**To do**: From the line containing "Evaluate the integral of -6*s**4" to the last line of the records below, retype every line exactly and output nothing else.

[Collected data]
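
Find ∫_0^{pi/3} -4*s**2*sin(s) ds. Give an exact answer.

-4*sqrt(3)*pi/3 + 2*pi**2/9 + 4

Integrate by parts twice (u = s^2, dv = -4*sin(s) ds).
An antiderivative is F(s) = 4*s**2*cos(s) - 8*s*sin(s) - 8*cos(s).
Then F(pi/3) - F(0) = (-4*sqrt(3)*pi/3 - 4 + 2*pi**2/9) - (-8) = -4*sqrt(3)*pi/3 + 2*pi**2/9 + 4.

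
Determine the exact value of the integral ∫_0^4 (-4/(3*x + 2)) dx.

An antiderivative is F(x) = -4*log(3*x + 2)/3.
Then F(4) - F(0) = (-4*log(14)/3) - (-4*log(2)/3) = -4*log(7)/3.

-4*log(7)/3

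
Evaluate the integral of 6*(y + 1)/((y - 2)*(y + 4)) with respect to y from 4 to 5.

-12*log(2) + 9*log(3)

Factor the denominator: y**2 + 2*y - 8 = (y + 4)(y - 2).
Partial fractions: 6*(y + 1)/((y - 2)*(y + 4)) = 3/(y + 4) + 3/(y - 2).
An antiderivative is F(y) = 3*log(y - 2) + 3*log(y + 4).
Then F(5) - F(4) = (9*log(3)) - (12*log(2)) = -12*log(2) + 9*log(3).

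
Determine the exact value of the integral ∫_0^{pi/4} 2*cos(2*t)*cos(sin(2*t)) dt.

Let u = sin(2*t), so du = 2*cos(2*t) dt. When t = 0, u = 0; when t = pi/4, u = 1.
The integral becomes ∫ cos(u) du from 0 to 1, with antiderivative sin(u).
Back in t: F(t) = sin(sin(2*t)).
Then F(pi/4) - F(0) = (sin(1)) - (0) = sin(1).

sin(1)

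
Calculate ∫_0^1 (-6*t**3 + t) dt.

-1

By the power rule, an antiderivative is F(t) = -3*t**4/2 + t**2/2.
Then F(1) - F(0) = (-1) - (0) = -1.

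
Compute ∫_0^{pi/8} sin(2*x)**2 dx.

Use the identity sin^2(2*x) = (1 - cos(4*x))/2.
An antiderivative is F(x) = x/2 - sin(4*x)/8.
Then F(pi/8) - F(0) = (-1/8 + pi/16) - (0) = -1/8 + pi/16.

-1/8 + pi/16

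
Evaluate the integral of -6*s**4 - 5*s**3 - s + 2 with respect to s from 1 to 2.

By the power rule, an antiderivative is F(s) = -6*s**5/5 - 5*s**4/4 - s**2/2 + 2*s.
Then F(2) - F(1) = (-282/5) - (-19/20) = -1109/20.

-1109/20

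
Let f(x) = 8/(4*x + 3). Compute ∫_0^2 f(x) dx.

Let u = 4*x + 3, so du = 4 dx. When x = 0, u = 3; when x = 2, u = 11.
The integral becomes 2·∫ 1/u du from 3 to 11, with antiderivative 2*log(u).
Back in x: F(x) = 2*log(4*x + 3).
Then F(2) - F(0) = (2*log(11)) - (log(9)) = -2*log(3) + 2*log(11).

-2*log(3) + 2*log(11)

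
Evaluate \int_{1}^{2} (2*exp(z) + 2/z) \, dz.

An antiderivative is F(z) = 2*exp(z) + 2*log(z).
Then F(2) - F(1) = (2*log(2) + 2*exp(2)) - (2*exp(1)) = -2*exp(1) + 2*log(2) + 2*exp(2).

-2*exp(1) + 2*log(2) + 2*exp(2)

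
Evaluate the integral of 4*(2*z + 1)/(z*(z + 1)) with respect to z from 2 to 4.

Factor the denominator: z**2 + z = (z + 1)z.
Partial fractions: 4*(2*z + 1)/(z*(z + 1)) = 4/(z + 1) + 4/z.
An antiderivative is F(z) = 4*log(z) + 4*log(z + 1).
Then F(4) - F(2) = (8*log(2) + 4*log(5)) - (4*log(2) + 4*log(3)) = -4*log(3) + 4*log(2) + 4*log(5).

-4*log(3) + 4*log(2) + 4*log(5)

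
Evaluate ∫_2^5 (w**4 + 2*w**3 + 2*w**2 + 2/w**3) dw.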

**Solution**:
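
Evaluate the integral of -6*s**4 - 5*s**3 - s + 2 with respect to s from 1 to 2.

By the power rule, an antiderivative is F(s) = -6*s**5/5 - 5*s**4/4 - s**2/2 + 2*s.
Then F(2) - F(1) = (-282/5) - (-19/20) = -1109/20.

-1109/20

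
Let f(x) = 8/(4*x + 3). Compute ∫_0^2 f(x) dx.

Let u = 4*x + 3, so du = 4 dx. When x = 0, u = 3; when x = 2, u = 11.
The integral becomes 2·∫ 1/u du from 3 to 11, with antiderivative 2*log(u).
Back in x: F(x) = 2*log(4*x + 3).
Then F(2) - F(0) = (2*log(11)) - (log(9)) = -2*log(3) + 2*log(11).

-2*log(3) + 2*log(11)

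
Evaluate \int_{1}^{2} (2*exp(z) + 2/z) \, dz.

An antiderivative is F(z) = 2*exp(z) + 2*log(z).
Then F(2) - F(1) = (2*log(2) + 2*exp(2)) - (2*exp(1)) = -2*exp(1) + 2*log(2) + 2*exp(2).

-2*exp(1) + 2*log(2) + 2*exp(2)

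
Evaluate the integral of 4*(2*z + 1)/(z*(z + 1)) with respect to z from 2 to 4.

Factor the denominator: z**2 + z = (z + 1)z.
Partial fractions: 4*(2*z + 1)/(z*(z + 1)) = 4/(z + 1) + 4/z.
An antiderivative is F(z) = 4*log(z) + 4*log(z + 1).
Then F(4) - F(2) = (8*log(2) + 4*log(5)) - (4*log(2) + 4*log(3)) = -4*log(3) + 4*log(2) + 4*log(5).

-4*log(3) + 4*log(2) + 4*log(5)

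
Evaluate ∫_2^5 (w**4 + 2*w**3 + 2*w**2 + 2/w**3) dw.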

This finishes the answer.